YOUR GOAL => Copy, exactly and without additions, every line in the records below from the one holding "What is (-56" through the one holding "Answer: 149769/25 ≈ 5990.8", both ends included.

*** DATA FOR PROCESSING

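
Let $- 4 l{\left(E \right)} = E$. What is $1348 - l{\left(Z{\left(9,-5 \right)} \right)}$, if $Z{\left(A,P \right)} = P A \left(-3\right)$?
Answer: $\frac{5527}{4} \approx 1381.8$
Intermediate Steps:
$Z{\left(A,P \right)} = - 3 A P$ ($Z{\left(A,P \right)} = A P \left(-3\right) = - 3 A P$)
$l{\left(E \right)} = - \frac{E}{4}$
$1348 - l{\left(Z{\left(9,-5 \right)} \right)} = 1348 - - \frac{\left(-3\right) 9 \left(-5\right)}{4} = 1348 - \left(- \frac{1}{4}\right) 135 = 1348 - - \frac{135}{4} = 1348 + \frac{135}{4} = \frac{5527}{4}$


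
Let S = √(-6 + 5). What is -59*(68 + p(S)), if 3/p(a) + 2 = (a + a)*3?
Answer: -80063/20 + 531*I/20 ≈ -4003.1 + 26.55*I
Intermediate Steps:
S = I (S = √(-1) = I ≈ 1.0*I)
p(a) = 3/(-2 + 6*a) (p(a) = 3/(-2 + (a + a)*3) = 3/(-2 + (2*a)*3) = 3/(-2 + 6*a))
-59*(68 + p(S)) = -59*(68 + 3/(2*(-1 + 3*I))) = -59*(68 + 3*((-1 - 3*I)/10)/2) = -59*(68 + 3*(-1 - 3*I)/20) = -4012 - 177*(-1 - 3*I)/20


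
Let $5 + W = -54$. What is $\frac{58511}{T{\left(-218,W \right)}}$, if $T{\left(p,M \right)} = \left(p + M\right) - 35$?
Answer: $- \frac{58511}{312} \approx -187.54$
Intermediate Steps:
$W = -59$ ($W = -5 - 54 = -59$)
$T{\left(p,M \right)} = -35 + M + p$ ($T{\left(p,M \right)} = \left(M + p\right) - 35 = -35 + M + p$)
$\frac{58511}{T{\left(-218,W \right)}} = \frac{58511}{-35 - 59 - 218} = \frac{58511}{-312} = 58511 \left(- \frac{1}{312}\right) = - \frac{58511}{312}$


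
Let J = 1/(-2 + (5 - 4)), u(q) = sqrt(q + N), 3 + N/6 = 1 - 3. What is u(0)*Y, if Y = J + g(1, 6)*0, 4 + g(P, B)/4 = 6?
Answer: -I*sqrt(30) ≈ -5.4772*I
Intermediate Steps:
N = -30 (N = -18 + 6*(1 - 3) = -18 + 6*(-2) = -18 - 12 = -30)
u(q) = sqrt(-30 + q) (u(q) = sqrt(q - 30) = sqrt(-30 + q))
g(P, B) = 8 (g(P, B) = -16 + 4*6 = -16 + 24 = 8)
J = -1 (J = 1/(-2 + 1) = 1/(-1) = -1)
Y = -1 (Y = -1 + 8*0 = -1 + 0 = -1)
u(0)*Y = sqrt(-30 + 0)*(-1) = sqrt(-30)*(-1) = (I*sqrt(30))*(-1) = -I*sqrt(30)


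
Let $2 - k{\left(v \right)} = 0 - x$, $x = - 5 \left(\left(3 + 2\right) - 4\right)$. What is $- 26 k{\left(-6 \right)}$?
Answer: $78$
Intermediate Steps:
$x = -5$ ($x = - 5 \left(5 - 4\right) = \left(-5\right) 1 = -5$)
$k{\left(v \right)} = -3$ ($k{\left(v \right)} = 2 - \left(0 - -5\right) = 2 - \left(0 + 5\right) = 2 - 5 = -3$)
$- 26 k{\left(-6 \right)} = \left(-26\right) \left(-3\right) = 78$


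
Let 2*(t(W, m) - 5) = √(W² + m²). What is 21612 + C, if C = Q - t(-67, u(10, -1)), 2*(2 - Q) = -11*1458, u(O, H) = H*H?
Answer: 29628 - √4490/2 ≈ 29595.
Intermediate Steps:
u(O, H) = H²
t(W, m) = 5 + √(W² + m²)/2
Q = 8021 (Q = 2 - (-11)*1458/2 = 2 - ½*(-16038) = 2 + 8019 = 8021)
C = 8016 - √4490/2 (C = 8021 - (5 + √((-67)² + ((-1)²)²)/2) = 8021 - (5 + √(4489 + 1²)/2) = 8021 - (5 + √(4489 + 1)/2) = 8021 - (5 + √4490/2) = 8021 + (-5 - √4490/2) = 8016 - √4490/2 ≈ 7982.5)
21612 + C = 21612 + (8016 - √4490/2) = 29628 - √4490/2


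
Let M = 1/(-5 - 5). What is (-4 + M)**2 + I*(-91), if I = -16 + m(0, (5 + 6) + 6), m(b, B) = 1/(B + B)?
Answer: 2499227/1700 ≈ 1470.1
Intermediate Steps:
M = -1/10 (M = 1/(-10) = -1/10 ≈ -0.10000)
m(b, B) = 1/(2*B)
I = -543/34 (I = -16 + 1/(2*((5 + 6) + 6)) = -16 + 1/(2*(11 + 6)) = -16 + (1/2)/17 = -16 + (1/2)*(1/17) = -16 + 1/34 = -543/34 ≈ -15.971)
(-4 + M)**2 + I*(-91) = (-4 - 1/10)**2 - 543/34*(-91) = (-41/10)**2 + 49413/34 = 1681/100 + 49413/34 = 2499227/1700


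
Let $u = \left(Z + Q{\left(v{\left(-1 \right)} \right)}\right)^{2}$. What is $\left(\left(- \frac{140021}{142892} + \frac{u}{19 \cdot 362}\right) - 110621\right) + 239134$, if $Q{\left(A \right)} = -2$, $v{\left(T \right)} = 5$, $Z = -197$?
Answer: $\frac{63154354131471}{491405588} \approx 1.2852 \cdot 10^{5}$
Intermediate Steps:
$u = 39601$ ($u = \left(-197 - 2\right)^{2} = \left(-199\right)^{2} = 39601$)
$\left(\left(- \frac{140021}{142892} + \frac{u}{19 \cdot 362}\right) - 110621\right) + 239134 = \left(\left(- \frac{140021}{142892} + \frac{39601}{19 \cdot 362}\right) - 110621\right) + 239134 = \left(\left(\left(-140021\right) \frac{1}{142892} + \frac{39601}{6878}\right) - 110621\right) + 239134 = \left(\left(- \frac{140021}{142892} + 39601 \cdot \frac{1}{6878}\right) - 110621\right) + 239134 = \left(\left(- \frac{140021}{142892} + \frac{39601}{6878}\right) - 110621\right) + 239134 = \left(\frac{2347800827}{491405588} - 110621\right) + 239134 = - \frac{54357429749321}{491405588} + 239134 = \frac{63154354131471}{491405588}$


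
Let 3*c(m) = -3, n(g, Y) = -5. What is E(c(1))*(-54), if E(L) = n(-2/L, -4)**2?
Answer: -1350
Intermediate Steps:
c(m) = -1 (c(m) = (1/3)*(-3) = -1)
E(L) = 25 (E(L) = (-5)**2 = 25)
E(c(1))*(-54) = 25*(-54) = -1350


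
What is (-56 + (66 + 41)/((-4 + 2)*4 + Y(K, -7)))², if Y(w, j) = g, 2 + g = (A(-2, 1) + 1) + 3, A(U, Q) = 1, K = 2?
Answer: 149769/25 ≈ 5990.8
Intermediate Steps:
g = 3 (g = -2 + ((1 + 1) + 3) = -2 + (2 + 3) = -2 + 5 = 3)
Y(w, j) = 3
(-56 + (66 + 41)/((-4 + 2)*4 + Y(K, -7)))² = (-56 + (66 + 41)/((-4 + 2)*4 + 3))² = (-56 + 107/(-2*4 + 3))² = (-56 + 107/(-8 + 3))² = (-56 + 107/(-5))² = (-56 + 107*(-⅕))² = (-56 - 107/5)² = (-387/5)² = 149769/25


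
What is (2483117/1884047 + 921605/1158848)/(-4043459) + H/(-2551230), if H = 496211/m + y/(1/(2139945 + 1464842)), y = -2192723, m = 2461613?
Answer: 123934203143887744385475586691626163/40001604504867096271671543360 ≈ 3.0982e+6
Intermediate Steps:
H = -19457326072777710402/2461613 (H = 496211/2461613 - 2192723/(1/(2139945 + 1464842)) = 496211*(1/2461613) - 2192723/(1/3604787) = 496211/2461613 - 2192723/1/3604787 = 496211/2461613 - 2192723*3604787 = 496211/2461613 - 7904299365001 = -19457326072777710402/2461613 ≈ -7.9043e+12)
(2483117/1884047 + 921605/1158848)/(-4043459) + H/(-2551230) = (2483117/1884047 + 921605/1158848)/(-4043459) - 19457326072777710402/2461613/(-2551230) = (2483117*(1/1884047) + 921605*(1/1158848))*(-1/4043459) - 19457326072777710402/2461613*(-1/2551230) = (2483117/1884047 + 921605/1158848)*(-1/4043459) + 1080962559598761689/348896718555 = (4613902304651/2183324097856)*(-1/4043459) + 1080962559598761689/348896718555 = -4613902304651/8828181473392723904 + 1080962559598761689/348896718555 = 123934203143887744385475586691626163/40001604504867096271671543360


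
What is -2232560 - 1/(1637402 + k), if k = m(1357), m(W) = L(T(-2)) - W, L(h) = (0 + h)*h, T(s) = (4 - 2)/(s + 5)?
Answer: -32873126557049/14724409 ≈ -2.2326e+6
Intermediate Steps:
T(s) = 2/(5 + s)
L(h) = h² (L(h) = h*h = h²)
m(W) = 4/9 - W (m(W) = (2/(5 - 2))² - W = (2/3)² - W = (2*(⅓))² - W = (⅔)² - W = 4/9 - W)
k = -12209/9 (k = 4/9 - 1*1357 = 4/9 - 1357 = -12209/9 ≈ -1356.6)
-2232560 - 1/(1637402 + k) = -2232560 - 1/(1637402 - 12209/9) = -2232560 - 1/14724409/9 = -2232560 - 1*9/14724409 = -2232560 - 9/14724409 = -32873126557049/14724409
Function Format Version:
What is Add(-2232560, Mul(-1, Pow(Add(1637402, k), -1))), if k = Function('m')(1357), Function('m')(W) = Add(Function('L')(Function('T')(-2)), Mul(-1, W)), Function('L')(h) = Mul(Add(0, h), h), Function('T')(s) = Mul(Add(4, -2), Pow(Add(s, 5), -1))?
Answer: Rational(-32873126557049, 14724409) ≈ -2.2326e+6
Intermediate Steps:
Function('T')(s) = Mul(2, Pow(Add(5, s), -1))
Function('L')(h) = Pow(h, 2) (Function('L')(h) = Mul(h, h) = Pow(h, 2))
Function('m')(W) = Add(Rational(4, 9), Mul(-1, W)) (Function('m')(W) = Add(Pow(Mul(2, Pow(Add(5, -2), -1)), 2), Mul(-1, W)) = Add(Pow(Mul(2, Pow(3, -1)), 2), Mul(-1, W)) = Add(Pow(Mul(2, Rational(1, 3)), 2), Mul(-1, W)) = Add(Pow(Rational(2, 3), 2), Mul(-1, W)) = Add(Rational(4, 9), Mul(-1, W)))
k = Rational(-12209, 9) (k = Add(Rational(4, 9), Mul(-1, 1357)) = Add(Rational(4, 9), -1357) = Rational(-12209, 9) ≈ -1356.6)
Add(-2232560, Mul(-1, Pow(Add(1637402, k), -1))) = Add(-2232560, Mul(-1, Pow(Add(1637402, Rational(-12209, 9)), -1))) = Add(-2232560, Mul(-1, Pow(Rational(14724409, 9), -1))) = Add(-2232560, Mul(-1, Rational(9, 14724409))) = Add(-2232560, Rational(-9, 14724409)) = Rational(-32873126557049, 14724409)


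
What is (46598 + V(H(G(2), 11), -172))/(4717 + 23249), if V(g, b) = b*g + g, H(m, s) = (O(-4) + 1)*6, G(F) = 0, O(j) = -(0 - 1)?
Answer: 22273/13983 ≈ 1.5929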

******

OUTPUT FOR THIS TASK =>
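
What is (-56 + (66 + 41)/((-4 + 2)*4 + Y(K, -7)))², if Y(w, j) = g, 2 + g = (A(-2, 1) + 1) + 3, A(U, Q) = 1, K = 2?
Answer: 149769/25 ≈ 5990.8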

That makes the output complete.